Problem >> Return all of the records exactly.

╔══

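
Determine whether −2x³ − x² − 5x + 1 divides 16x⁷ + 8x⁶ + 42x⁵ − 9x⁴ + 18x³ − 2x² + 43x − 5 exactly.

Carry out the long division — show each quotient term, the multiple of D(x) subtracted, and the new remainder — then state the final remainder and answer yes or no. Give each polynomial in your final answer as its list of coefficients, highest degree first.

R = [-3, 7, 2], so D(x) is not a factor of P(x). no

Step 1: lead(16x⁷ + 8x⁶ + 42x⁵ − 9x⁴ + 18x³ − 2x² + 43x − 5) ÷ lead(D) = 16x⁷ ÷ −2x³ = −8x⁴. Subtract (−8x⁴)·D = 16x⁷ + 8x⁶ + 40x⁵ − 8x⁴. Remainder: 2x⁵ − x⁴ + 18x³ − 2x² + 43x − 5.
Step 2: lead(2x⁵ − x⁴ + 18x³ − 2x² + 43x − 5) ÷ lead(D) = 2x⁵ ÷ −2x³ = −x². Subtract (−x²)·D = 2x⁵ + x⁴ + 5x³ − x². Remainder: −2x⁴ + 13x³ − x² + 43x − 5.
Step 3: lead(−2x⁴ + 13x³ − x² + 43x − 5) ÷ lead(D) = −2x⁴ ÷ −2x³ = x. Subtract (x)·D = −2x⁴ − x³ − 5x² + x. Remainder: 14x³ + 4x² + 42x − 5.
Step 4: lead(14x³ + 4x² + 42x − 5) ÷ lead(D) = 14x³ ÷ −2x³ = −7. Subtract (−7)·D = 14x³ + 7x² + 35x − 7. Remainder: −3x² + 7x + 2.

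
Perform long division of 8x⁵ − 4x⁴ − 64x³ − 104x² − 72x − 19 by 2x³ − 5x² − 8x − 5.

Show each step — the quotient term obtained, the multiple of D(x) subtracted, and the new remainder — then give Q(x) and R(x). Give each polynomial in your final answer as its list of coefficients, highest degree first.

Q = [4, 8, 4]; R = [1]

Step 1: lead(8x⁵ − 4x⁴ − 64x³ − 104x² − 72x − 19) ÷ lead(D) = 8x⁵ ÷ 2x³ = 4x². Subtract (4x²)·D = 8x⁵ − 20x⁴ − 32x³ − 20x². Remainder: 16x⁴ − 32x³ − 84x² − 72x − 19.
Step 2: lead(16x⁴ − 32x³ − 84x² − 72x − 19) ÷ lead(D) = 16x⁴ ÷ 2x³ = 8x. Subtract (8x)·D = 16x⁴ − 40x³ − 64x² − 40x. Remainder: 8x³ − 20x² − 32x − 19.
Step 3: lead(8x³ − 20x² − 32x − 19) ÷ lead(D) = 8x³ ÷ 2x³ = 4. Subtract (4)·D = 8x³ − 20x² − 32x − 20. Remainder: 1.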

╚══

Output >>
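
Determine whether −2x³ − x² − 5x + 1 divides 16x⁷ + 8x⁶ + 42x⁵ − 9x⁴ + 18x³ − 2x² + 43x − 5 exactly.

Carry out the long division — show each quotient term, the multiple of D(x) subtracted, and the new remainder — then state the final remainder and answer yes or no. Give each polynomial in your final answer as its list of coefficients, highest degree first.

R = [-3, 7, 2], so D(x) is not a factor of P(x). no

Step 1: lead(16x⁷ + 8x⁶ + 42x⁵ − 9x⁴ + 18x³ − 2x² + 43x − 5) ÷ lead(D) = 16x⁷ ÷ −2x³ = −8x⁴. Subtract (−8x⁴)·D = 16x⁷ + 8x⁶ + 40x⁵ − 8x⁴. Remainder: 2x⁵ − x⁴ + 18x³ − 2x² + 43x − 5.
Step 2: lead(2x⁵ − x⁴ + 18x³ − 2x² + 43x − 5) ÷ lead(D) = 2x⁵ ÷ −2x³ = −x². Subtract (−x²)·D = 2x⁵ + x⁴ + 5x³ − x². Remainder: −2x⁴ + 13x³ − x² + 43x − 5.
Step 3: lead(−2x⁴ + 13x³ − x² + 43x − 5) ÷ lead(D) = −2x⁴ ÷ −2x³ = x. Subtract (x)·D = −2x⁴ − x³ − 5x² + x. Remainder: 14x³ + 4x² + 42x − 5.
Step 4: lead(14x³ + 4x² + 42x − 5) ÷ lead(D) = 14x³ ÷ −2x³ = −7. Subtract (−7)·D = 14x³ + 7x² + 35x − 7. Remainder: −3x² + 7x + 2.

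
Perform long division of 8x⁵ − 4x⁴ − 64x³ − 104x² − 72x − 19 by 2x³ − 5x² − 8x − 5.

Show each step — the quotient term obtained, the multiple of D(x) subtracted, and the new remainder — then give Q(x) and R(x). Give each polynomial in your final answer as its list of coefficients, highest degree first.

Q = [4, 8, 4]; R = [1]

Step 1: lead(8x⁵ − 4x⁴ − 64x³ − 104x² − 72x − 19) ÷ lead(D) = 8x⁵ ÷ 2x³ = 4x². Subtract (4x²)·D = 8x⁵ − 20x⁴ − 32x³ − 20x². Remainder: 16x⁴ − 32x³ − 84x² − 72x − 19.
Step 2: lead(16x⁴ − 32x³ − 84x² − 72x − 19) ÷ lead(D) = 16x⁴ ÷ 2x³ = 8x. Subtract (8x)·D = 16x⁴ − 40x³ − 64x² − 40x. Remainder: 8x³ − 20x² − 32x − 19.
Step 3: lead(8x³ − 20x² − 32x − 19) ÷ lead(D) = 8x³ ÷ 2x³ = 4. Subtract (4)·D = 8x³ − 20x² − 32x − 20. Remainder: 1.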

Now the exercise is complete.